[Task material Boundary: Start]

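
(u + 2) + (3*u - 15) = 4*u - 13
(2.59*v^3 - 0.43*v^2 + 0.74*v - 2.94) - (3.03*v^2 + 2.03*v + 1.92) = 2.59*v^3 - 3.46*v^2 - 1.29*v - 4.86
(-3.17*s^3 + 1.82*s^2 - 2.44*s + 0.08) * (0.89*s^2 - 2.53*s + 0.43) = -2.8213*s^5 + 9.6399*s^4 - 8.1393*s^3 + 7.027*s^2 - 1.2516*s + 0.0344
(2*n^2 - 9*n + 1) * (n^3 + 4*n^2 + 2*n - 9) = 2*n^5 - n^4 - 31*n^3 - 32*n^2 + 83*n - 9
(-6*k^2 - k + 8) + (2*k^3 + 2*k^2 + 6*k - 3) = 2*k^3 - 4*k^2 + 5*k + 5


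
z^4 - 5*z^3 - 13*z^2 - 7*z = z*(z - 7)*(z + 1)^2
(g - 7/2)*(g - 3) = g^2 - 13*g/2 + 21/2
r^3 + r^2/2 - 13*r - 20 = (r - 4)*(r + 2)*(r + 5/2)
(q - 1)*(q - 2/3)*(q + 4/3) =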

[Task material Boundary: End]

### Exercise aim
Give back the complete data, each line unchanged.

### Written answer
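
(u + 2) + (3*u - 15) = 4*u - 13
(2.59*v^3 - 0.43*v^2 + 0.74*v - 2.94) - (3.03*v^2 + 2.03*v + 1.92) = 2.59*v^3 - 3.46*v^2 - 1.29*v - 4.86
(-3.17*s^3 + 1.82*s^2 - 2.44*s + 0.08) * (0.89*s^2 - 2.53*s + 0.43) = -2.8213*s^5 + 9.6399*s^4 - 8.1393*s^3 + 7.027*s^2 - 1.2516*s + 0.0344
(2*n^2 - 9*n + 1) * (n^3 + 4*n^2 + 2*n - 9) = 2*n^5 - n^4 - 31*n^3 - 32*n^2 + 83*n - 9
(-6*k^2 - k + 8) + (2*k^3 + 2*k^2 + 6*k - 3) = 2*k^3 - 4*k^2 + 5*k + 5


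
z^4 - 5*z^3 - 13*z^2 - 7*z = z*(z - 7)*(z + 1)^2
(g - 7/2)*(g - 3) = g^2 - 13*g/2 + 21/2
r^3 + r^2/2 - 13*r - 20 = (r - 4)*(r + 2)*(r + 5/2)
(q - 1)*(q - 2/3)*(q + 4/3) =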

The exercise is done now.